What you need to do
Give again the lines of the data from its first line through the line with "L T⁻³ Θ⁻¹] |". Change nothing.

Material shown
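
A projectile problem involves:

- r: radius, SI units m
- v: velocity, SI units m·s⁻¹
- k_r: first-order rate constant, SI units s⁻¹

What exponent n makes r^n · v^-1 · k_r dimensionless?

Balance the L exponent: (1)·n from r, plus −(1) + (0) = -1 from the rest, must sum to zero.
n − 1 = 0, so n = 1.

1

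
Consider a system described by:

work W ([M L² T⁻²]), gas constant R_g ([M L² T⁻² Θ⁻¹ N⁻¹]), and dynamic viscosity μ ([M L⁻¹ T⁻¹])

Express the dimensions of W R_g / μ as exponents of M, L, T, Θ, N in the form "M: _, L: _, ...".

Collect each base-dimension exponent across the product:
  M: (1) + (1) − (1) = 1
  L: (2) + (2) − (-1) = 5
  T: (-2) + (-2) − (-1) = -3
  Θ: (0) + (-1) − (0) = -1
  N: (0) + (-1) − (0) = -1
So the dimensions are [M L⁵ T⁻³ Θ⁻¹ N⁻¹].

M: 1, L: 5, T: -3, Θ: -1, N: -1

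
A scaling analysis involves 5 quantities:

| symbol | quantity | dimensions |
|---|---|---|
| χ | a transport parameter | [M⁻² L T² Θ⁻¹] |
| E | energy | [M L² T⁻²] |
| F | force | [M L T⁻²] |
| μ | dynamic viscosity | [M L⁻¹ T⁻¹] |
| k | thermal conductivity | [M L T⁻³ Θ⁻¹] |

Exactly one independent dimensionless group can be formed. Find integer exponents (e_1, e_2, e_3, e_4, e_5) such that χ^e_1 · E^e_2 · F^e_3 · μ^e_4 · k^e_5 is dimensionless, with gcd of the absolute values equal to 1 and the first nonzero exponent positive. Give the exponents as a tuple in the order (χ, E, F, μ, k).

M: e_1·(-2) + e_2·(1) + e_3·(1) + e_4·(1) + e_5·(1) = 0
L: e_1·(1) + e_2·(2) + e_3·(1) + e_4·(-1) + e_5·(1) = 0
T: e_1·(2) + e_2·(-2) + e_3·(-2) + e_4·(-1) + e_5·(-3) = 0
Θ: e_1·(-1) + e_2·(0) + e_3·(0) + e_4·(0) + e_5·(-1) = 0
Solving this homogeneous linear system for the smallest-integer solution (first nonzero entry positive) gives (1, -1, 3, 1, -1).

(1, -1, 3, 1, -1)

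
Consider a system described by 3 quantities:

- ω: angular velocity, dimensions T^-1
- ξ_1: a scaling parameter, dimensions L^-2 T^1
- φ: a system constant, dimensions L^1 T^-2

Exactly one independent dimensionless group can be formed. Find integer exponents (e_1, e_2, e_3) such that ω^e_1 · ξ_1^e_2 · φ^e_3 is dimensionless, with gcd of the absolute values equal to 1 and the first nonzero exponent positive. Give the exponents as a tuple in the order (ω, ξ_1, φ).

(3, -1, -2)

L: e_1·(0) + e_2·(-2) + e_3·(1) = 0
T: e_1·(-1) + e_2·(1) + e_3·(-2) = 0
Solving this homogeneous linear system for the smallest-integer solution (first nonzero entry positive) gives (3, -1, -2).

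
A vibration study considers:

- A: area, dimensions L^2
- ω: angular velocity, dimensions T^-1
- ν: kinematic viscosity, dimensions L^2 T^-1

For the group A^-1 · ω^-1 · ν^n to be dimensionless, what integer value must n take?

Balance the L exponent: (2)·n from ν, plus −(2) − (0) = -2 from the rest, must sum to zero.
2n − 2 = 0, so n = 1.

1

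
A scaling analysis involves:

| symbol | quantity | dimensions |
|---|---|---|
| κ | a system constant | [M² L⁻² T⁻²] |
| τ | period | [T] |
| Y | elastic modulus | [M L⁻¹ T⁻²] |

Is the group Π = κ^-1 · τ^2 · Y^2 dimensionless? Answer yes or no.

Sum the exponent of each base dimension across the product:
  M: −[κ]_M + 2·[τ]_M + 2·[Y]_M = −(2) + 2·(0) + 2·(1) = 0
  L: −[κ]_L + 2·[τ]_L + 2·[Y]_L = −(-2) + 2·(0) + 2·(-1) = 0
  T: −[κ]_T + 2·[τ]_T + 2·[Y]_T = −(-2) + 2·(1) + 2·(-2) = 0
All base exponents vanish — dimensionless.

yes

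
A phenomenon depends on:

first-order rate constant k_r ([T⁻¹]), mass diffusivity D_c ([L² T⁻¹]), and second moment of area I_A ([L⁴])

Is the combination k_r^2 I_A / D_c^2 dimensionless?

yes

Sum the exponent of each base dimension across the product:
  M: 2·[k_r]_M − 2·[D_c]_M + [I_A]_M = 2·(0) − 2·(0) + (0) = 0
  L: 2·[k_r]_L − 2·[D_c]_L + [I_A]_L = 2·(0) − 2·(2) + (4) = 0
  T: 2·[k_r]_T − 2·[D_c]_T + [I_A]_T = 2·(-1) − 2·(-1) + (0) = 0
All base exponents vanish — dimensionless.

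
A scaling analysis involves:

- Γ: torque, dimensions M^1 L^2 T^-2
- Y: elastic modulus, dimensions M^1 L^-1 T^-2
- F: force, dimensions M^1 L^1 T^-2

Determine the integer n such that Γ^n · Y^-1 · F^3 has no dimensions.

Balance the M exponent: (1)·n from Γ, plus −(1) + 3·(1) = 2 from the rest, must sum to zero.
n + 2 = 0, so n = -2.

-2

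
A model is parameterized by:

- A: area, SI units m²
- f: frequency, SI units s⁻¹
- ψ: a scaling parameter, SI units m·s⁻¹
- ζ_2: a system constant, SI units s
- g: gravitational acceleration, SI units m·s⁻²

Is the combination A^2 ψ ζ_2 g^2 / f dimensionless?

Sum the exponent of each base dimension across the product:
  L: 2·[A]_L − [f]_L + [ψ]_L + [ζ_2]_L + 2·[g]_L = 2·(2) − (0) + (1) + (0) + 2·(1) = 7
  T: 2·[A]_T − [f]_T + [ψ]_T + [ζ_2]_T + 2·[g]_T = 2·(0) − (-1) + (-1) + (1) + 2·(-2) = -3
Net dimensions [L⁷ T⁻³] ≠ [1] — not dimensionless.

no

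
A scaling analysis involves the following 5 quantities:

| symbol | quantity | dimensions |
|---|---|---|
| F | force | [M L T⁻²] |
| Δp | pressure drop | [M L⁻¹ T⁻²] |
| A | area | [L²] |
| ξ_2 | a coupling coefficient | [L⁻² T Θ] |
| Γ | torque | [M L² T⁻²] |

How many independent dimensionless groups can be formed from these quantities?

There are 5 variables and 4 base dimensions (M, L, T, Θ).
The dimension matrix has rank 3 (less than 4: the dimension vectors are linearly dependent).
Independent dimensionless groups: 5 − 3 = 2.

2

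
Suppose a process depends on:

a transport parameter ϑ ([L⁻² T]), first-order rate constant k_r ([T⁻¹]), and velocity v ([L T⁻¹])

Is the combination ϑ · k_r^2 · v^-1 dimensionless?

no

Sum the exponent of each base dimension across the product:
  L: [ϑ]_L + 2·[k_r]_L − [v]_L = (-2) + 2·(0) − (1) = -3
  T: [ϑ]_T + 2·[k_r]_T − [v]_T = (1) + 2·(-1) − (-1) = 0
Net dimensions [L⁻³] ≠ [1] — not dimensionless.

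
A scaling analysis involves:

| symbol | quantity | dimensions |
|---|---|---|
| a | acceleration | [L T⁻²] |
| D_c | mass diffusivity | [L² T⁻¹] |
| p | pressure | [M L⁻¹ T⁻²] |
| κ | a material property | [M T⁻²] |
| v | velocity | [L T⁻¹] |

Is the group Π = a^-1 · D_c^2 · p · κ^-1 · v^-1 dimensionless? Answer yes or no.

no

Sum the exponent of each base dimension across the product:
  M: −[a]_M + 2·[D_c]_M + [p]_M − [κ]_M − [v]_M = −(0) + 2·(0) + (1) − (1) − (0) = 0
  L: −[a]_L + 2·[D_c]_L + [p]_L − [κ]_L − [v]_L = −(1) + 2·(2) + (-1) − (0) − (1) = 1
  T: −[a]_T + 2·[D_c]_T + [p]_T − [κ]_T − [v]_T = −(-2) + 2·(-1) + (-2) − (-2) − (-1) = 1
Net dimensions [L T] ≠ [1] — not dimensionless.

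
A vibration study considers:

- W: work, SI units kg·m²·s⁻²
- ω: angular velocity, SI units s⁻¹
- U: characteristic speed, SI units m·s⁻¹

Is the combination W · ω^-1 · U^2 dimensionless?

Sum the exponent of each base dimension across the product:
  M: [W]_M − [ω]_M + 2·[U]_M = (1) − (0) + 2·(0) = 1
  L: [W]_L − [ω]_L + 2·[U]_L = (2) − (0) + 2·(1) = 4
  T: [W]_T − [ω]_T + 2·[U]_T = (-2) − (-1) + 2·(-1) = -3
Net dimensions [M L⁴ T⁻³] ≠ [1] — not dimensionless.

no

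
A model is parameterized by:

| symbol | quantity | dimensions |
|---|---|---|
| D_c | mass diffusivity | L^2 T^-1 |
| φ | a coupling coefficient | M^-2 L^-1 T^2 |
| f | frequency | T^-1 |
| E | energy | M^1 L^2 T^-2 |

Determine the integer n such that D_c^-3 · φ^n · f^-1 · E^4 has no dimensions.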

Result of this task
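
A projectile problem involves:

- r: radius, SI units m
- v: velocity, SI units m·s⁻¹
- k_r: first-order rate constant, SI units s⁻¹

What exponent n makes r^n · v^-1 · k_r dimensionless?

Balance the L exponent: (1)·n from r, plus −(1) + (0) = -1 from the rest, must sum to zero.
n − 1 = 0, so n = 1.

1

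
Consider a system described by:

work W ([M L² T⁻²]), gas constant R_g ([M L² T⁻² Θ⁻¹ N⁻¹]), and dynamic viscosity μ ([M L⁻¹ T⁻¹])

Express the dimensions of W R_g / μ as exponents of M, L, T, Θ, N in the form "M: _, L: _, ...".

Collect each base-dimension exponent across the product:
  M: (1) + (1) − (1) = 1
  L: (2) + (2) − (-1) = 5
  T: (-2) + (-2) − (-1) = -3
  Θ: (0) + (-1) − (0) = -1
  N: (0) + (-1) − (0) = -1
So the dimensions are [M L⁵ T⁻³ Θ⁻¹ N⁻¹].

M: 1, L: 5, T: -3, Θ: -1, N: -1

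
A scaling analysis involves 5 quantities:

| symbol | quantity | dimensions |
|---|---|---|
| χ | a transport parameter | [M⁻² L T² Θ⁻¹] |
| E | energy | [M L² T⁻²] |
| F | force | [M L T⁻²] |
| μ | dynamic viscosity | [M L⁻¹ T⁻¹] |
| k | thermal conductivity | [M L T⁻³ Θ⁻¹] |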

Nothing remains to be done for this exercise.